§ PROMPT:
Please print the data that follows, keeping every line exact.

ENTRIES SUPPLIED below:

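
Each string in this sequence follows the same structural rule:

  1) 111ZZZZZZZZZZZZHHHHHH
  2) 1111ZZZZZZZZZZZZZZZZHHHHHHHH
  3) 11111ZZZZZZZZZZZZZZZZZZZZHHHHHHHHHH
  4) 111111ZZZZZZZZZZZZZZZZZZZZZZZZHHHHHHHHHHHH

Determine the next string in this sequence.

Each string has the form 1^{n} Z^{4n} H^{2n}, where the shown terms are n = 3, 4, 5, 6.
Setting n = 7 gives 7, 28, 14 characters in each block.

1111111ZZZZZZZZZZZZZZZZZZZZZZZZZZZZHHHHHHHHHHHHHH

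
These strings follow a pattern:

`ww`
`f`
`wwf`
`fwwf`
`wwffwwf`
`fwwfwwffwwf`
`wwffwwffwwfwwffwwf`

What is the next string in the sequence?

fwwfwwffwwfwwffwwffwwfwwffwwf

This is a Fibonacci-style word recurrence s(k) = s(k−2)·s(k−1): e.g. ww·f = wwf.
Continuing: fwwfwwffwwf · wwffwwffwwfwwffwwf gives term 8.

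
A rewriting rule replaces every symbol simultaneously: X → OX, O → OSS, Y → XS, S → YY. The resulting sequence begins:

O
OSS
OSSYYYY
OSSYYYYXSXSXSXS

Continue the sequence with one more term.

OSSYYYYXSXSXSXSOXYYOXYYOXYYOXYY

Applying the rule to each of the 15 symbols of OSSYYYYXSXSXSXS gives the pieces OSS YY YY XS XS XS XS OX YY OX YY OX YY OX YY, which concatenate to the answer.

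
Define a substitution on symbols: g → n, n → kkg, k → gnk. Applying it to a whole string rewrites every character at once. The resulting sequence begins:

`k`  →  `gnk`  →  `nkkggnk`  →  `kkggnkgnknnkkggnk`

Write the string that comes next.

Rewriting the 17 symbols of kkggnkgnknnkkggnk one by one yields gnk gnk n n kkg gnk n kkg gnk kkg kkg gnk gnk n n kkg gnk; concatenated:

gnkgnknnkkggnknkkggnkkkgkkggnkgnknnkkggnk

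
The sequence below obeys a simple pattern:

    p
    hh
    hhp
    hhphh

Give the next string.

hhphhhhp

This is a Fibonacci-style word recurrence s(k) = s(k−1)·s(k−2): e.g. hh·p = hhp.
Continuing: hhphh · hhp gives term 5.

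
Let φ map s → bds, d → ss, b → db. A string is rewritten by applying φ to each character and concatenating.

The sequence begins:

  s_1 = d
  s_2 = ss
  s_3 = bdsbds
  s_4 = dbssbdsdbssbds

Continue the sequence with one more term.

Rewriting the 14 symbols of dbssbdsdbssbds one by one yields ss db bds bds db ss bds ss db bds bds db ss bds; concatenated:

ssdbbdsbdsdbssbdsssdbbdsbdsdbssbds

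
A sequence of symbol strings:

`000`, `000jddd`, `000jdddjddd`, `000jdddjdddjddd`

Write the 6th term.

000jdddjdddjdddjdddjddd

Every step adds jddd to the end: s(k+1) = s(k)·jddd.
From 000jdddjdddjddd, 2 further steps: 000jdddjdddjddd → 000jdddjdddjdddjddd → (answer).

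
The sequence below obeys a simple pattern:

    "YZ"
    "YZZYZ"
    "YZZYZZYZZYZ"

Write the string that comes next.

YZZYZZYZZYZZYZZYZZYZZYZ

s(k+1) = s(k)·Z·s(k) — each term doubles the last with 'Z' between the halves.
One more doubling of YZZYZZYZZYZ gives the answer.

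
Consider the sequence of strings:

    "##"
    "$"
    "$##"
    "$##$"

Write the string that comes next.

$##$$##

Each term (from the third on) is the previous term followed by the one before it: term 3 = $·## = $##.
Continuing: $##$ · $## gives term 5.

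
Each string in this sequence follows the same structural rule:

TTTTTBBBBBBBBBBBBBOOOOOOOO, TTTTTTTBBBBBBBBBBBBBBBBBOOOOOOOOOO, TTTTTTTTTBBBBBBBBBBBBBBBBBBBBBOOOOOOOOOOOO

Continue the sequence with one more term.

Reading off run lengths: T runs 5, 7, 9; B runs 13, 17, 21; O runs 8, 10, 12 — each is linear in n, where the shown terms are n = 3, 4, 5.
At n = 6 the blocks have lengths 11, 25, 14.

TTTTTTTTTTTBBBBBBBBBBBBBBBBBBBBBBBBBOOOOOOOOOOOOOO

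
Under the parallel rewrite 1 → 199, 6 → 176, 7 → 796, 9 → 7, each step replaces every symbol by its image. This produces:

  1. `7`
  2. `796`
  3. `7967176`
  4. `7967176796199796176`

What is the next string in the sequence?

Applying the rule to each of the 19 symbols of 7967176796199796176 gives the pieces 796 7 176 796 199 796 176 796 7 176 199 7 7 796 7 176 199 796 176, which concatenate to the answer.

79671767961997961767967176199777967176199796176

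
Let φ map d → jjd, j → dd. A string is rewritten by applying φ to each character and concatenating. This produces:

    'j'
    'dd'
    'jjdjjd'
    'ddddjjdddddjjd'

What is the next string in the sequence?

jjdjjdjjdjjdddddjjdjjdjjdjjdjjdddddjjd

Applying the rule to each of the 14 symbols of ddddjjdddddjjd gives the pieces jjd jjd jjd jjd dd dd jjd jjd jjd jjd jjd dd dd jjd, which concatenate to the answer.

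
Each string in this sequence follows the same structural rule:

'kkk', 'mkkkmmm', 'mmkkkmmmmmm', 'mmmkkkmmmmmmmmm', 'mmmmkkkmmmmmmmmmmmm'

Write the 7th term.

Each term wraps the previous one in m on the left and mmm on the right.
From mmmmkkkmmmmmmmmmmmm, 2 further steps: mmmmkkkmmmmmmmmmmmm → mmmmmkkkmmmmmmmmmmmmmmm → (answer).

mmmmmmkkkmmmmmmmmmmmmmmmmmm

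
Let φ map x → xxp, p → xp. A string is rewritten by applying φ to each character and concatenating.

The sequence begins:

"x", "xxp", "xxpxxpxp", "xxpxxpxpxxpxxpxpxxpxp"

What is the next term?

Rewriting the 21 symbols of xxpxxpxpxxpxxpxpxxpxp one by one yields xxp xxp xp xxp xxp xp xxp xp xxp xxp xp xxp xxp xp xxp xp xxp xxp xp xxp xp; concatenated:

xxpxxpxpxxpxxpxpxxpxpxxpxxpxpxxpxxpxpxxpxpxxpxxpxpxxpxp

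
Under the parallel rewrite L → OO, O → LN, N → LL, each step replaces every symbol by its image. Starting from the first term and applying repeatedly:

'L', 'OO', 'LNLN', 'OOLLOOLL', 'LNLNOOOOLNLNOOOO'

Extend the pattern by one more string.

Replace each of the 16 characters of LNLNOOOOLNLNOOOO in place — OO LL OO LL LN LN LN LN OO LL OO LL LN LN LN LN — and concatenate.

OOLLOOLLLNLNLNLNOOLLOOLLLNLNLNLN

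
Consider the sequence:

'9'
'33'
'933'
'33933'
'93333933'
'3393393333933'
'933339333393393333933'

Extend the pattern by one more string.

Each term (from the third on) is the two preceding terms concatenated in order: term 3 = 9·33 = 933.
Continuing: 3393393333933 · 933339333393393333933 gives term 8.

3393393333933933339333393393333933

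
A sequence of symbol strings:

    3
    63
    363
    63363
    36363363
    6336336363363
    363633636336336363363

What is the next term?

From term 3 onward, concatenate the second-to-last term with the last: 3·63 = 363, 63·363 = 63363, …
The next term joins 6336336363363 and 363633636336336363363.

6336336363363363633636336336363363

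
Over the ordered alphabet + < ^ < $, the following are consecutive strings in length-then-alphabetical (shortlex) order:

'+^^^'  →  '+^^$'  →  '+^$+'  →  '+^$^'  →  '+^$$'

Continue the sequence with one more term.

Treat +^$$ as a base-3 numeral over the given alphabet and add one, carrying through any trailing $'s.

+$++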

End of ENTRIES SUPPLIED.

§ ANSWER SPACE:
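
Each string in this sequence follows the same structural rule:

  1) 111ZZZZZZZZZZZZHHHHHH
  2) 1111ZZZZZZZZZZZZZZZZHHHHHHHH
  3) 11111ZZZZZZZZZZZZZZZZZZZZHHHHHHHHHH
  4) 111111ZZZZZZZZZZZZZZZZZZZZZZZZHHHHHHHHHHHH

Determine the next string in this sequence.

Each string has the form 1^{n} Z^{4n} H^{2n}, where the shown terms are n = 3, 4, 5, 6.
Setting n = 7 gives 7, 28, 14 characters in each block.

1111111ZZZZZZZZZZZZZZZZZZZZZZZZZZZZHHHHHHHHHHHHHH

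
These strings follow a pattern:

`ww`
`f`
`wwf`
`fwwf`
`wwffwwf`
`fwwfwwffwwf`
`wwffwwffwwfwwffwwf`

What is the next string in the sequence?

fwwfwwffwwfwwffwwffwwfwwffwwf

This is a Fibonacci-style word recurrence s(k) = s(k−2)·s(k−1): e.g. ww·f = wwf.
Continuing: fwwfwwffwwf · wwffwwffwwfwwffwwf gives term 8.

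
A rewriting rule replaces every symbol simultaneously: X → OX, O → OSS, Y → XS, S → YY. The resulting sequence begins:

O
OSS
OSSYYYY
OSSYYYYXSXSXSXS

Continue the sequence with one more term.

OSSYYYYXSXSXSXSOXYYOXYYOXYYOXYY

Applying the rule to each of the 15 symbols of OSSYYYYXSXSXSXS gives the pieces OSS YY YY XS XS XS XS OX YY OX YY OX YY OX YY, which concatenate to the answer.

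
Define a substitution on symbols: g → n, n → kkg, k → gnk. Applying it to a whole string rewrites every character at once. The resulting sequence begins:

`k`  →  `gnk`  →  `nkkggnk`  →  `kkggnkgnknnkkggnk`

Write the string that comes next.

Rewriting the 17 symbols of kkggnkgnknnkkggnk one by one yields gnk gnk n n kkg gnk n kkg gnk kkg kkg gnk gnk n n kkg gnk; concatenated:

gnkgnknnkkggnknkkggnkkkgkkggnkgnknnkkggnk

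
The sequence below obeys a simple pattern:

    p
    hh
    hhp
    hhphh

Give the next string.

hhphhhhp

This is a Fibonacci-style word recurrence s(k) = s(k−1)·s(k−2): e.g. hh·p = hhp.
Continuing: hhphh · hhp gives term 5.

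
Let φ map s → bds, d → ss, b → db. A string is rewritten by applying φ to each character and concatenating.

The sequence begins:

  s_1 = d
  s_2 = ss
  s_3 = bdsbds
  s_4 = dbssbdsdbssbds

Continue the sequence with one more term.

Rewriting the 14 symbols of dbssbdsdbssbds one by one yields ss db bds bds db ss bds ss db bds bds db ss bds; concatenated:

ssdbbdsbdsdbssbdsssdbbdsbdsdbssbds

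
A sequence of symbol strings:

`000`, `000jddd`, `000jdddjddd`, `000jdddjdddjddd`

Write the 6th term.

000jdddjdddjdddjdddjddd

Every step adds jddd to the end: s(k+1) = s(k)·jddd.
From 000jdddjdddjddd, 2 further steps: 000jdddjdddjddd → 000jdddjdddjdddjddd → (answer).

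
The sequence below obeys a simple pattern:

    "YZ"
    "YZZYZ"
    "YZZYZZYZZYZ"

Write the string that comes next.

YZZYZZYZZYZZYZZYZZYZZYZ

s(k+1) = s(k)·Z·s(k) — each term doubles the last with 'Z' between the halves.
One more doubling of YZZYZZYZZYZ gives the answer.

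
Consider the sequence of strings:

    "##"
    "$"
    "$##"
    "$##$"

Write the string that comes next.

$##$$##

Each term (from the third on) is the previous term followed by the one before it: term 3 = $·## = $##.
Continuing: $##$ · $## gives term 5.

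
Each string in this sequence follows the same structural rule:

TTTTTBBBBBBBBBBBBBOOOOOOOO, TTTTTTTBBBBBBBBBBBBBBBBBOOOOOOOOOO, TTTTTTTTTBBBBBBBBBBBBBBBBBBBBBOOOOOOOOOOOO

Continue the sequence with one more term.

Reading off run lengths: T runs 5, 7, 9; B runs 13, 17, 21; O runs 8, 10, 12 — each is linear in n, where the shown terms are n = 3, 4, 5.
At n = 6 the blocks have lengths 11, 25, 14.

TTTTTTTTTTTBBBBBBBBBBBBBBBBBBBBBBBBBOOOOOOOOOOOOOO

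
Under the parallel rewrite 1 → 199, 6 → 176, 7 → 796, 9 → 7, each step replaces every symbol by its image. This produces:

  1. `7`
  2. `796`
  3. `7967176`
  4. `7967176796199796176`

What is the next string in the sequence?

Applying the rule to each of the 19 symbols of 7967176796199796176 gives the pieces 796 7 176 796 199 796 176 796 7 176 199 7 7 796 7 176 199 796 176, which concatenate to the answer.

79671767961997961767967176199777967176199796176

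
Let φ map d → jjd, j → dd. A string is rewritten by applying φ to each character and concatenating. This produces:

    'j'
    'dd'
    'jjdjjd'
    'ddddjjdddddjjd'

What is the next string in the sequence?

jjdjjdjjdjjdddddjjdjjdjjdjjdjjdddddjjd

Applying the rule to each of the 14 symbols of ddddjjdddddjjd gives the pieces jjd jjd jjd jjd dd dd jjd jjd jjd jjd jjd dd dd jjd, which concatenate to the answer.

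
Each string in this sequence follows the same structural rule:

'kkk', 'mkkkmmm', 'mmkkkmmmmmm', 'mmmkkkmmmmmmmmm', 'mmmmkkkmmmmmmmmmmmm'

Write the 7th term.

Each term wraps the previous one in m on the left and mmm on the right.
From mmmmkkkmmmmmmmmmmmm, 2 further steps: mmmmkkkmmmmmmmmmmmm → mmmmmkkkmmmmmmmmmmmmmmm → (answer).

mmmmmmkkkmmmmmmmmmmmmmmmmmm

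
Let φ map x → xxp, p → xp. A string is rewritten by applying φ to each character and concatenating.

The sequence begins:

"x", "xxp", "xxpxxpxp", "xxpxxpxpxxpxxpxpxxpxp"

What is the next term?

Rewriting the 21 symbols of xxpxxpxpxxpxxpxpxxpxp one by one yields xxp xxp xp xxp xxp xp xxp xp xxp xxp xp xxp xxp xp xxp xp xxp xxp xp xxp xp; concatenated:

xxpxxpxpxxpxxpxpxxpxpxxpxxpxpxxpxxpxpxxpxpxxpxxpxpxxpxp

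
Under the parallel rewrite L → OO, O → LN, N → LL, each step replaces every symbol by its image. Starting from the first term and applying repeatedly:

'L', 'OO', 'LNLN', 'OOLLOOLL', 'LNLNOOOOLNLNOOOO'

Extend the pattern by one more string.

Replace each of the 16 characters of LNLNOOOOLNLNOOOO in place — OO LL OO LL LN LN LN LN OO LL OO LL LN LN LN LN — and concatenate.

OOLLOOLLLNLNLNLNOOLLOOLLLNLNLNLN

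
Consider the sequence:

'9'
'33'
'933'
'33933'
'93333933'
'3393393333933'
'933339333393393333933'

Extend the pattern by one more string.

Each term (from the third on) is the two preceding terms concatenated in order: term 3 = 9·33 = 933.
Continuing: 3393393333933 · 933339333393393333933 gives term 8.

3393393333933933339333393393333933

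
A sequence of symbol strings:

    3
    63
    363
    63363
    36363363
    6336336363363
    363633636336336363363

What is the next term?

From term 3 onward, concatenate the second-to-last term with the last: 3·63 = 363, 63·363 = 63363, …
The next term joins 6336336363363 and 363633636336336363363.

6336336363363363633636336336363363

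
Over the ordered alphabet + < ^ < $, the following are consecutive strings in length-then-alphabetical (shortlex) order:

'+^^^'  →  '+^^$'  →  '+^$+'  →  '+^$^'  →  '+^$$'

Continue the sequence with one more term.

Treat +^$$ as a base-3 numeral over the given alphabet and add one, carrying through any trailing $'s.

+$++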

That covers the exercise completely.